__Task requirements__:
Where in the material does the word "transaction" appear? Copy each line that has it.

__Extracted material__:
+===+
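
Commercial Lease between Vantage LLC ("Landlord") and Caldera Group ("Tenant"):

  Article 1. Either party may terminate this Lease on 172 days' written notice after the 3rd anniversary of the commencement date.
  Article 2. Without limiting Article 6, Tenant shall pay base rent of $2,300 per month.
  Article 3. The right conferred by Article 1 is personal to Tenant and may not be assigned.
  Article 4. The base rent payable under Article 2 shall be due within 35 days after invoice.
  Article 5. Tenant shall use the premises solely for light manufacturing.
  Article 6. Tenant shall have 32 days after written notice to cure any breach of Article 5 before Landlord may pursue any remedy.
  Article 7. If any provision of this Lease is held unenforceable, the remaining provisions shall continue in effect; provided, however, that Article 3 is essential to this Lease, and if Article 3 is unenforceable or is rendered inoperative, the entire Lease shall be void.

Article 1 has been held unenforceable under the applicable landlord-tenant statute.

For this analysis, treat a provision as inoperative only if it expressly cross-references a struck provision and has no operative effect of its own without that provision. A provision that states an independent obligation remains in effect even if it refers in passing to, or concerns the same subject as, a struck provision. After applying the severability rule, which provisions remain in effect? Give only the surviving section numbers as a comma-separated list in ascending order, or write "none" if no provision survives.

Article 1 is struck. Article 3 operates only by reference to Article 1, so it falls with Article 1. Article 7 makes Article 3 an essential term, and Article 3 has been rendered inoperative by the cascade; under Article 7, the entire Lease is therefore void. No provision of the Lease survives.

none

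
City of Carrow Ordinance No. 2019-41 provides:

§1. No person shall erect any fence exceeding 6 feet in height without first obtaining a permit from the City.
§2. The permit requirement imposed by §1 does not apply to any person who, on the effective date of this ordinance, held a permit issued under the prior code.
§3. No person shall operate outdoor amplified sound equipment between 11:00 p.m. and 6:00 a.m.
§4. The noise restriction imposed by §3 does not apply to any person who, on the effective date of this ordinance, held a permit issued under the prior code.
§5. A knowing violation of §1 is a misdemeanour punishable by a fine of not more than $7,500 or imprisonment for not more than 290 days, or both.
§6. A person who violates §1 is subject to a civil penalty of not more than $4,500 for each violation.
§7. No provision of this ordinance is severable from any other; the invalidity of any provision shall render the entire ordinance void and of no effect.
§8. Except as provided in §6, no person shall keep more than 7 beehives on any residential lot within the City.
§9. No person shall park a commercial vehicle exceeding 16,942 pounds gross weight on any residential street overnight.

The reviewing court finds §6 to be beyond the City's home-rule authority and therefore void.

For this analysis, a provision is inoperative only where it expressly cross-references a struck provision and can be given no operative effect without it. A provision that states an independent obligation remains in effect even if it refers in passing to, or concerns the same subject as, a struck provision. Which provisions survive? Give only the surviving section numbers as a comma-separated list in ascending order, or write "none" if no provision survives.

§6 is struck. Nothing else in the ordinance is defined by reference to §6. §7 provides that the ordinance is not severable, so the invalidity of any one provision voids the entire ordinance. No provision of the ordinance survives.

none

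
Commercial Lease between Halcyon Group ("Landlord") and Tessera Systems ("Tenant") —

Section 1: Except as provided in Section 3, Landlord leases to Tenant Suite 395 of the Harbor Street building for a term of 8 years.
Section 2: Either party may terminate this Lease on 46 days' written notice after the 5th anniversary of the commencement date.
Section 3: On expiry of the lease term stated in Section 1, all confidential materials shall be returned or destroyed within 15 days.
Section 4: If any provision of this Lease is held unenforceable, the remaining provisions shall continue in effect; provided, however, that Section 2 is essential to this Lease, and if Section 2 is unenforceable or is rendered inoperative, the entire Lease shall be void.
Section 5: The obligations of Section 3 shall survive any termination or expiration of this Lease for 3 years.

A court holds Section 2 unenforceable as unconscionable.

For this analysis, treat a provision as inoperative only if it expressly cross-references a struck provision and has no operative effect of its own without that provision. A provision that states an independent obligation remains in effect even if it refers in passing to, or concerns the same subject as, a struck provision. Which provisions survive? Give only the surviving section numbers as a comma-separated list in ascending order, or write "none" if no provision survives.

Section 2 is struck. Nothing else in the Lease is defined by reference to Section 2. Section 4 makes Section 2 an essential term, and Section 2 is the provision held invalid; under Section 4, the entire Lease is therefore void. No provision of the Lease survives.

none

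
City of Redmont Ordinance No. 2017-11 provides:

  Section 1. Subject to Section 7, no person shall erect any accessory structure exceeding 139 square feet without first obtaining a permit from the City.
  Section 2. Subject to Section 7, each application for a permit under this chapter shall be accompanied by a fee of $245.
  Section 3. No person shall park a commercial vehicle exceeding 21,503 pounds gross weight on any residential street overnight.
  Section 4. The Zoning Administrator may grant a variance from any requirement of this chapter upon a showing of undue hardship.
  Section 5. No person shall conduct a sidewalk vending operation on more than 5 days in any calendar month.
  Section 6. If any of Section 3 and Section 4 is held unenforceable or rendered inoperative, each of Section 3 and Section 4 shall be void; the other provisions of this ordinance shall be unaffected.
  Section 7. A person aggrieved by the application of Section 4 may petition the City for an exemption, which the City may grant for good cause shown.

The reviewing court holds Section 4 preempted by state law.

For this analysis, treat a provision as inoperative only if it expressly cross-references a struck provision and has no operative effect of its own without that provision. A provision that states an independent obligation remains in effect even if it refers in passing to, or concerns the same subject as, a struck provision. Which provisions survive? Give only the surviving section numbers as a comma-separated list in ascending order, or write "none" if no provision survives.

1, 2, 5, 6

Section 4 is struck. Section 7 has no operative effect of its own apart from Section 4 and is therefore inoperative. Although Section 1 refers to Section 7, its operative terms do not depend on Section 7, so it remains in effect. Although Section 2 refers to Section 7, its operative terms do not depend on Section 7, so it remains in effect. Section 6 declares Section 3 and Section 4 mutually dependent; since one of them has fallen, all of them are of no effect. That brings down Section 3 as well. The remainder continues in force under Section 6. That leaves Section 1, Section 2, Section 5, and Section 6 in effect.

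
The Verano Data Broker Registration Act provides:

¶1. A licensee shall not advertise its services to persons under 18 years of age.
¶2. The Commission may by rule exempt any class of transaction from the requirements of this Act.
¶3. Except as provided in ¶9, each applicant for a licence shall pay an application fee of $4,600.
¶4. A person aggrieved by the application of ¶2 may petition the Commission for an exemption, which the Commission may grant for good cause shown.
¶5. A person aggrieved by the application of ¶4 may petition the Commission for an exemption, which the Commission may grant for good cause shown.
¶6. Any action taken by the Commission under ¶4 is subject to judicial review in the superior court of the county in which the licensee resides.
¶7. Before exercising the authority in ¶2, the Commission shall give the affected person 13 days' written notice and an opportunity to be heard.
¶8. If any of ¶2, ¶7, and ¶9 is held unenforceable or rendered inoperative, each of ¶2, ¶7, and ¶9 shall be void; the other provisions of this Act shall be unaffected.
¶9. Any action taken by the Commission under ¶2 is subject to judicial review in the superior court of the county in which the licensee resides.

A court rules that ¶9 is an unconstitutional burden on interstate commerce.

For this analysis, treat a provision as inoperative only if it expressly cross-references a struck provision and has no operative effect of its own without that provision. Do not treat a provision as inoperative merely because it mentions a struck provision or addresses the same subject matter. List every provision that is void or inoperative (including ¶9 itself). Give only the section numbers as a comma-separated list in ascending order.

¶9 is struck. Although ¶3 refers to ¶9, its operative terms do not depend on ¶9, so it remains in effect. No other provision's operative terms depend on ¶9. ¶8 declares ¶2, ¶7, and ¶9 mutually dependent; since one of them has fallen, all of them are of no effect. That brings down ¶2 and ¶7 as well. ¶4, ¶5, and ¶6 in turn depend solely on a provision now struck and likewise fall. The remainder continues in force under ¶8. The provisions still in force are ¶1, ¶3, and ¶8.

2, 4, 5, 6, 7, 9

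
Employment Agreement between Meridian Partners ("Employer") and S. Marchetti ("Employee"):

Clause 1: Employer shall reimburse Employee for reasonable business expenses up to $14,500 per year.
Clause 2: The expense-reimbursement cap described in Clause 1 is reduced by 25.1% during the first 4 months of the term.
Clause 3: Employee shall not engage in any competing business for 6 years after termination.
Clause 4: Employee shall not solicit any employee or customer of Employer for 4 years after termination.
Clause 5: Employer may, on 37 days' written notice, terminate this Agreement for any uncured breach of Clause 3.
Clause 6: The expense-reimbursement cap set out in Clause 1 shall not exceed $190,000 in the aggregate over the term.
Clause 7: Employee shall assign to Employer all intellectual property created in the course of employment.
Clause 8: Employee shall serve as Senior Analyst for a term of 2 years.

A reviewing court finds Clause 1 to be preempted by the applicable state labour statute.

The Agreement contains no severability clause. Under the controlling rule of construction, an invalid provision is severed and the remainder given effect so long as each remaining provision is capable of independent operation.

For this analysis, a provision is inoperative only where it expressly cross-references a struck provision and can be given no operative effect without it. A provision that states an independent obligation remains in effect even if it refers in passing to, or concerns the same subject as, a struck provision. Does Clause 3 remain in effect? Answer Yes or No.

Yes

Clause 1 is struck. The whole of Clause 2 is the introductory reduction to the expense-reimbursement cap, defined by reference to Clause 1, so Clause 2 cannot stand once Clause 1 is removed. Clause 6 does nothing except set the aggregate cap on the expense-reimbursement cap by reference to Clause 1; with Clause 1 gone it has no independent effect and is inoperative. With no severability clause, the stated default rule severs what cannot stand and enforces each remaining provision that can operate on its own. The provisions still in force are Clause 3, Clause 4, Clause 5, Clause 7, and Clause 8. Clause 3 is among the surviving provisions, so the answer is yes.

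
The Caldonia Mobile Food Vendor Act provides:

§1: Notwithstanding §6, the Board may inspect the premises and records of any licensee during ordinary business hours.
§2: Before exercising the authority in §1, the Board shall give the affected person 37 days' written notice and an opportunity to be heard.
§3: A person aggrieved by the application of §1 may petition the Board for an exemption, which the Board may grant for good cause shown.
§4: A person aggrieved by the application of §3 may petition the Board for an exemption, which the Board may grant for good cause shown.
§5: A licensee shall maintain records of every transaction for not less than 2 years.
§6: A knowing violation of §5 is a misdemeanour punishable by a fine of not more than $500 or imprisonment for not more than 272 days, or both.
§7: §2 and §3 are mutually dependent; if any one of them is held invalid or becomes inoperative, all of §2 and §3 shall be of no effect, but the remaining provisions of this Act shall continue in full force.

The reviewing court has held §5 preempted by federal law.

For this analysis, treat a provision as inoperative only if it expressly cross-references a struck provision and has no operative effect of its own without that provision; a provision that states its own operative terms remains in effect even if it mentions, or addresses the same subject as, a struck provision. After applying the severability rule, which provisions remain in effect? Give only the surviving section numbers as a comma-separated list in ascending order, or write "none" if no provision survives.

1, 2, 3, 4, 7

§5 is struck. The only function of §6 is the criminal penalty for violating §5, so it cannot stand once §5 is removed. §1 mentions §6 but its own obligation stands independently of §6, so §1 is not affected. §7 ties §2 and §3 together, but none of those is affected here; the remaining provisions continue in force under §7. The provisions still in force are §1, §2, §3, §4, and §7.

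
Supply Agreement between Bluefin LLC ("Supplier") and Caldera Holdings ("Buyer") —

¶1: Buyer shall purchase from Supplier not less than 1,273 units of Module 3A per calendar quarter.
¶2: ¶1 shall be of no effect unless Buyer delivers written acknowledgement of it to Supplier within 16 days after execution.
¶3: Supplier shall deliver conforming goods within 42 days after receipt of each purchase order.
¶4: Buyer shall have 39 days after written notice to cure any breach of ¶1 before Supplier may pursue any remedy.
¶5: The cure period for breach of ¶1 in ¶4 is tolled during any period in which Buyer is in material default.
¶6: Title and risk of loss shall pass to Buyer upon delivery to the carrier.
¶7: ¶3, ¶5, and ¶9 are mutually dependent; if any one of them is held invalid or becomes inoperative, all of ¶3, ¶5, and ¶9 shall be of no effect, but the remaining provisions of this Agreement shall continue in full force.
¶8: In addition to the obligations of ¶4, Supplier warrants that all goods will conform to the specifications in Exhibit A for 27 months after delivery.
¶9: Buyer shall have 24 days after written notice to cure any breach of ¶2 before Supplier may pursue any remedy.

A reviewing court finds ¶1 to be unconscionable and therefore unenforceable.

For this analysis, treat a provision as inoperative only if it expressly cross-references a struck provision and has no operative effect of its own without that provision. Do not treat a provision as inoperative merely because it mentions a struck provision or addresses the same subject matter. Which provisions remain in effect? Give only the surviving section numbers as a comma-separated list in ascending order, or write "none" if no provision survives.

6, 7, 8

¶1 is struck. ¶2 operates only by reference to ¶1, so it falls with ¶1. ¶4 has no operative effect of its own apart from ¶1 and is therefore inoperative. ¶5 operates only by reference to ¶4, so it falls with ¶4. ¶9 operates only by reference to ¶2, so it falls with ¶2. Although ¶8 refers to ¶4, its operative terms do not depend on ¶4, so it remains in effect. ¶7 declares ¶3, ¶5, and ¶9 mutually dependent; since one of them has fallen, all of them are of no effect. That brings down ¶3 as well. The remainder continues in force under ¶7. That leaves ¶6, ¶7, and ¶8 in effect.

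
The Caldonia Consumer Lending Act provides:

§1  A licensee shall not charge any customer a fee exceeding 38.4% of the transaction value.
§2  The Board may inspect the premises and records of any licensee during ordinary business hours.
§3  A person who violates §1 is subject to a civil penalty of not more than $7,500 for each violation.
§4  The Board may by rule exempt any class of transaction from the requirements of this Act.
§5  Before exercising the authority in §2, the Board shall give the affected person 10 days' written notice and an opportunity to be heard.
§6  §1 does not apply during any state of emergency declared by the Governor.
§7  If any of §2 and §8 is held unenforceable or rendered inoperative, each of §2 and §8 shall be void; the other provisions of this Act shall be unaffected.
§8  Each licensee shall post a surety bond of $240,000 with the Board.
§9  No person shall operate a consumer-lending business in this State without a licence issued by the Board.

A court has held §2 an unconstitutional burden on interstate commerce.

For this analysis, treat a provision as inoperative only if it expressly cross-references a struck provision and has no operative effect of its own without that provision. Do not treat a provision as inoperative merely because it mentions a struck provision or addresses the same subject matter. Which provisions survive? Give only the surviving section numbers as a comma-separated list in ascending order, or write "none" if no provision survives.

1, 3, 4, 6, 7, 9

§2 is struck. §5 operates only by reference to §2, so it falls with §2. §7 declares §2 and §8 mutually dependent; since one of them has fallen, all of them are of no effect. That brings down §8 as well. The remainder continues in force under §7. That leaves §1, §3, §4, §6, §7, and §9 in effect.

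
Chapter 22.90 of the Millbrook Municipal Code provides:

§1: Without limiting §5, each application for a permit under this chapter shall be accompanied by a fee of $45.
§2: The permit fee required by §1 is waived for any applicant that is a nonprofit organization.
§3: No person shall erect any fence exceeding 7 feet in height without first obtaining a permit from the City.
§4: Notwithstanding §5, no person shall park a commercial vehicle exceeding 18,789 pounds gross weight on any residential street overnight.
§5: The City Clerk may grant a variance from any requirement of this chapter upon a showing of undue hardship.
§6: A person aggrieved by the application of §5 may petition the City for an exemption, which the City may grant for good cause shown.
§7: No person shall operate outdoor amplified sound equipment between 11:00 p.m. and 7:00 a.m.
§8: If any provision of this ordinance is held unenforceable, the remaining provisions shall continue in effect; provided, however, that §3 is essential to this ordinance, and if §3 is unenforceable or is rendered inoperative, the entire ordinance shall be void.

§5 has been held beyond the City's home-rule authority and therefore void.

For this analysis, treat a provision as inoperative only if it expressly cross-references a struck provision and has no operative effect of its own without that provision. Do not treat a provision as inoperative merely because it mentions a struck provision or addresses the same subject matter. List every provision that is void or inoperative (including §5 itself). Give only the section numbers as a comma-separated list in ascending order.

5, 6

§5 is struck. §6 merely fixes the exemption procedure for §5; with §5 gone it has nothing to operate on and falls away. Although §1 refers to §5, its operative terms do not depend on §5, so it remains in effect. Although §4 refers to §5, its operative terms do not depend on §5, so it remains in effect. §8 makes §3 an essential term, but §3 is unaffected, so the severability proviso in §8 preserves the remaining provisions. That leaves §1, §2, §3, §4, §7, and §8 in effect.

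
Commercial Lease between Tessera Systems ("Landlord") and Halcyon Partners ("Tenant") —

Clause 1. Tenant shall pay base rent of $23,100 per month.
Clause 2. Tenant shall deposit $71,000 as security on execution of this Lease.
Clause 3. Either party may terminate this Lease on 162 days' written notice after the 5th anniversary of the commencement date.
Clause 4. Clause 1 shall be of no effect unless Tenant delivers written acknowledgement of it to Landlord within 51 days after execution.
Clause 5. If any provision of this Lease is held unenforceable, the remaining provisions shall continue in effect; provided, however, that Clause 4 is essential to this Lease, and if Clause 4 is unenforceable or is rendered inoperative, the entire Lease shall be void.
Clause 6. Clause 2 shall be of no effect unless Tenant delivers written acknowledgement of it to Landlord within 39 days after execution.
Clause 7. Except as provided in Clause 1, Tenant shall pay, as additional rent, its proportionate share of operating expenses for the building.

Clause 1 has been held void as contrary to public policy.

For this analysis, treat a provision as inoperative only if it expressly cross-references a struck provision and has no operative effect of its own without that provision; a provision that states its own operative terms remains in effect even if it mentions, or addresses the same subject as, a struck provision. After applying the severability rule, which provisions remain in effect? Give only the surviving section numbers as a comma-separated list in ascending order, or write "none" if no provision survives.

none

Clause 1 is struck. Clause 4 operates only by reference to Clause 1, so it falls with Clause 1. Clause 5 makes Clause 4 an essential term, and Clause 4 has been rendered inoperative by the cascade; under Clause 5, the entire Lease is therefore void. No provision of the Lease survives.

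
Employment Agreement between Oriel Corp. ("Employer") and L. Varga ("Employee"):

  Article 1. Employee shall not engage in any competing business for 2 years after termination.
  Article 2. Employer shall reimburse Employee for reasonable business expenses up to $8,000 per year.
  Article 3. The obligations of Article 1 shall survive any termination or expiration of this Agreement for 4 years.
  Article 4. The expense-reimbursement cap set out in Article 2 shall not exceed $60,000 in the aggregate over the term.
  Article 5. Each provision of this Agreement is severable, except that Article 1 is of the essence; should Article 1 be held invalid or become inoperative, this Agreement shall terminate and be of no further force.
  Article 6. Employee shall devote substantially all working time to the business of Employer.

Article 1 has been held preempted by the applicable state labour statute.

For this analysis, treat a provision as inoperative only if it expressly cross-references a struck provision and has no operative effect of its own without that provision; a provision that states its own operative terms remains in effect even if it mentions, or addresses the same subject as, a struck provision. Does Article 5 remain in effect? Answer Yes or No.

No

Article 1 is struck. Article 3 operates only by reference to Article 1, so it falls with Article 1. Article 5 makes Article 1 an essential term, and Article 1 is the provision held invalid; under Article 5, the entire Agreement is therefore void. No provision of the Agreement survives. Article 5 is among the inoperative provisions, so the answer is no.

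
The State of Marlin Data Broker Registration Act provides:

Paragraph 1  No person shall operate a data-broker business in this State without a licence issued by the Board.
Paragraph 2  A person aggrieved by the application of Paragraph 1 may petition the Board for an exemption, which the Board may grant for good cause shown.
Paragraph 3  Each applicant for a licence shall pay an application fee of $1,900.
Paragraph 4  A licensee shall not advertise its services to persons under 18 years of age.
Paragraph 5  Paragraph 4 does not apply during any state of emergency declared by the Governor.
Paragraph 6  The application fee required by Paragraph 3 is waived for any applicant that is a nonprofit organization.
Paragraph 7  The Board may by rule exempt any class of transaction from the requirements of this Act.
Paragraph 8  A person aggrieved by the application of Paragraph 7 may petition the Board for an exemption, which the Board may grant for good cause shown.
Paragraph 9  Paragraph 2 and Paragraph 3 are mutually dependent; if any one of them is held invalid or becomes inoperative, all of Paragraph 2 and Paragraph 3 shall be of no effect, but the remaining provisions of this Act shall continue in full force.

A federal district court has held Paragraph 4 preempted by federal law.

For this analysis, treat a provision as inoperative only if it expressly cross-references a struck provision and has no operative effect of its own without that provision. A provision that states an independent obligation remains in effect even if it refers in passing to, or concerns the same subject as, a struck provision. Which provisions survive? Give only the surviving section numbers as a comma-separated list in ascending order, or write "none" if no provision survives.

Paragraph 4 is struck. The only function of Paragraph 5 is the emergency suspension of Paragraph 4, so it cannot stand once Paragraph 4 is removed. Paragraph 9 ties Paragraph 2 and Paragraph 3 together, but none of those is affected here; the remaining provisions continue in force under Paragraph 9. Paragraph 1, Paragraph 2, Paragraph 3, Paragraph 6, Paragraph 7, Paragraph 8, and Paragraph 9 remain in effect.

1, 2, 3, 6, 7, 8, 9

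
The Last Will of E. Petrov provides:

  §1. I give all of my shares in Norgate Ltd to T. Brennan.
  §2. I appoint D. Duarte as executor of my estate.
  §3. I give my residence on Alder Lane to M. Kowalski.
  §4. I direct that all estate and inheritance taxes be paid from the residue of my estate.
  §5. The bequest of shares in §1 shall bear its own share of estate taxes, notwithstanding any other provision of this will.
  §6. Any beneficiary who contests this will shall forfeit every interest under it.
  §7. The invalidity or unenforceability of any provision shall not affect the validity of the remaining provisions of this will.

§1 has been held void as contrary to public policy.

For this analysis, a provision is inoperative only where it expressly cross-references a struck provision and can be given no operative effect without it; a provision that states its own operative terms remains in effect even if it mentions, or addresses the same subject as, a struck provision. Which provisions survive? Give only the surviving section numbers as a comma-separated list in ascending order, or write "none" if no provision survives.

§1 is struck. §5 has no operative effect of its own apart from §1 and is therefore inoperative. §7 is a severability clause and preserves every provision that can still be given independent effect. That leaves §2, §3, §4, §6, and §7 in effect.

2, 3, 4, 6, 7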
+===+
__Output for this exercise__:
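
¶2. The Commission may by rule exempt any class of transaction from the requirements of this Act.
§5: A licensee shall maintain records of every transaction for not less than 2 years.
§1  A licensee shall not charge any customer a fee exceeding 38.4% of the transaction value.
§4  The Board may by rule exempt any class of transaction from the requirements of this Act.
Paragraph 7  The Board may by rule exempt any class of transaction from the requirements of this Act.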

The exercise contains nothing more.